The problem
If a line appears in the data below, it must appear in your answer exactly as given.

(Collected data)
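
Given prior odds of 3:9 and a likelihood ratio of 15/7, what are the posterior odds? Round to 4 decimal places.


Posterior odds = prior odds * LR
Prior odds = 3/9 = 0.3333
LR = 15/7 = 2.1429
Posterior odds = 0.3333 * 2.1429 = 0.7143

0.7143


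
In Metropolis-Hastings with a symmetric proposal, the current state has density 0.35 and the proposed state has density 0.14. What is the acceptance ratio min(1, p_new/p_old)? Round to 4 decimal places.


Ratio = p_new / p_old = 0.14 / 0.35 = 0.4
Acceptance = min(1, 0.4) = 0.4

0.4


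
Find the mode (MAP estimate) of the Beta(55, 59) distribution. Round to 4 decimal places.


For Beta(a,b) with a,b > 1:
Mode = (a-1)/(a+b-2) = (55-1)/(114-2)
= 54/112 = 0.4821

0.4821


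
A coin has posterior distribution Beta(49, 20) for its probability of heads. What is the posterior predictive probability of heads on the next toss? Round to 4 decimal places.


Posterior predictive = E[theta] = alpha/(alpha+beta)
= 49/69
= 0.7101

0.7101


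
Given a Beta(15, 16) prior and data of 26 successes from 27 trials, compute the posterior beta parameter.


Number of failures = 27 - 26 = 1
Posterior beta = 16 + 1 = 17

17


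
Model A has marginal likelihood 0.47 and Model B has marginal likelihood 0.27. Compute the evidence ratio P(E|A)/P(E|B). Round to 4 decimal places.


Evidence ratio = P(E|A) / P(E|B)
= 0.47 / 0.27
= 1.7407

1.7407


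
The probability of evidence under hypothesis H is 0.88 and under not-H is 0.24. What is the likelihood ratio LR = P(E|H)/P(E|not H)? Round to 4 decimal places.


LR = 0.88 / 0.24
= 3.6667

3.6667


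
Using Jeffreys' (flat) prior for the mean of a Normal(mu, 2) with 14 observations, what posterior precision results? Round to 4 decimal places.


Flat prior means prior precision is 0.
Posterior precision = n / sigma^2 = 14/2 = 7.0

7.0


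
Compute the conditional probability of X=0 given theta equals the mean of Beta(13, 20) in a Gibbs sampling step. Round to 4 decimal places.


Mean of Beta(13, 20) = 0.3939
P(X=0 | theta=0.3939) = 0.6061

0.6061


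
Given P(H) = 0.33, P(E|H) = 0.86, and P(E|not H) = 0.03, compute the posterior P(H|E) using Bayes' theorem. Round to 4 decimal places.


By Bayes' theorem: P(H|E) = P(E|H)*P(H) / P(E)
P(E) = P(E|H)*P(H) + P(E|not H)*P(not H)
P(E) = 0.86*0.33 + 0.03*0.67 = 0.3039
P(H|E) = 0.86*0.33 / 0.3039 = 0.9339

0.9339


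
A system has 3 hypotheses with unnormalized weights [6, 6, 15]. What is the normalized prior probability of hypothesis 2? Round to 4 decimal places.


The normalized prior is the weight divided by the total.
Total weight = 27
P(H2) = 6 / 27 = 0.2222

0.2222


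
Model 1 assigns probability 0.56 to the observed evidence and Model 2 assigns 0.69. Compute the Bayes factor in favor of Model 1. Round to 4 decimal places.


BF = P(data|M1) / P(data|M2)
= 0.56 / 0.69 = 0.8116

0.8116


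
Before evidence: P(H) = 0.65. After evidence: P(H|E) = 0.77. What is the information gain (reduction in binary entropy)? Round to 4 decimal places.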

Answer to this task
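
Given prior odds of 3:9 and a likelihood ratio of 15/7, what are the posterior odds? Round to 4 decimal places.


Posterior odds = prior odds * LR
Prior odds = 3/9 = 0.3333
LR = 15/7 = 2.1429
Posterior odds = 0.3333 * 2.1429 = 0.7143

0.7143


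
In Metropolis-Hastings with a symmetric proposal, the current state has density 0.35 and the proposed state has density 0.14. What is the acceptance ratio min(1, p_new/p_old)? Round to 4 decimal places.


Ratio = p_new / p_old = 0.14 / 0.35 = 0.4
Acceptance = min(1, 0.4) = 0.4

0.4


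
Find the mode (MAP estimate) of the Beta(55, 59) distribution. Round to 4 decimal places.


For Beta(a,b) with a,b > 1:
Mode = (a-1)/(a+b-2) = (55-1)/(114-2)
= 54/112 = 0.4821

0.4821


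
A coin has posterior distribution Beta(49, 20) for its probability of heads. What is the posterior predictive probability of heads on the next toss? Round to 4 decimal places.


Posterior predictive = E[theta] = alpha/(alpha+beta)
= 49/69
= 0.7101

0.7101


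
Given a Beta(15, 16) prior and data of 26 successes from 27 trials, compute the posterior beta parameter.


Number of failures = 27 - 26 = 1
Posterior beta = 16 + 1 = 17

17


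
Model A has marginal likelihood 0.47 and Model B has marginal likelihood 0.27. Compute the evidence ratio P(E|A)/P(E|B). Round to 4 decimal places.


Evidence ratio = P(E|A) / P(E|B)
= 0.47 / 0.27
= 1.7407

1.7407


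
The probability of evidence under hypothesis H is 0.88 and under not-H is 0.24. What is the likelihood ratio LR = P(E|H)/P(E|not H)? Round to 4 decimal places.


LR = 0.88 / 0.24
= 3.6667

3.6667


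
Using Jeffreys' (flat) prior for the mean of a Normal(mu, 2) with 14 observations, what posterior precision results? Round to 4 decimal places.


Flat prior means prior precision is 0.
Posterior precision = n / sigma^2 = 14/2 = 7.0

7.0


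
Compute the conditional probability of X=0 given theta equals the mean of Beta(13, 20) in a Gibbs sampling step. Round to 4 decimal places.


Mean of Beta(13, 20) = 0.3939
P(X=0 | theta=0.3939) = 0.6061

0.6061


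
Given P(H) = 0.33, P(E|H) = 0.86, and P(E|not H) = 0.03, compute the posterior P(H|E) using Bayes' theorem. Round to 4 decimal places.


By Bayes' theorem: P(H|E) = P(E|H)*P(H) / P(E)
P(E) = P(E|H)*P(H) + P(E|not H)*P(not H)
P(E) = 0.86*0.33 + 0.03*0.67 = 0.3039
P(H|E) = 0.86*0.33 / 0.3039 = 0.9339

0.9339


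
A system has 3 hypotheses with unnormalized weights [6, 6, 15]. What is the normalized prior probability of hypothesis 2? Round to 4 decimal places.


The normalized prior is the weight divided by the total.
Total weight = 27
P(H2) = 6 / 27 = 0.2222

0.2222


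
Model 1 assigns probability 0.56 to the observed evidence and Model 2 assigns 0.69. Compute the Bayes factor in favor of Model 1. Round to 4 decimal places.


BF = P(data|M1) / P(data|M2)
= 0.56 / 0.69 = 0.8116

0.8116


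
Before evidence: P(H) = 0.65. After evidence: P(H|E) = 0.77. What is the information gain (reduction in binary entropy)? Round to 4 decimal places.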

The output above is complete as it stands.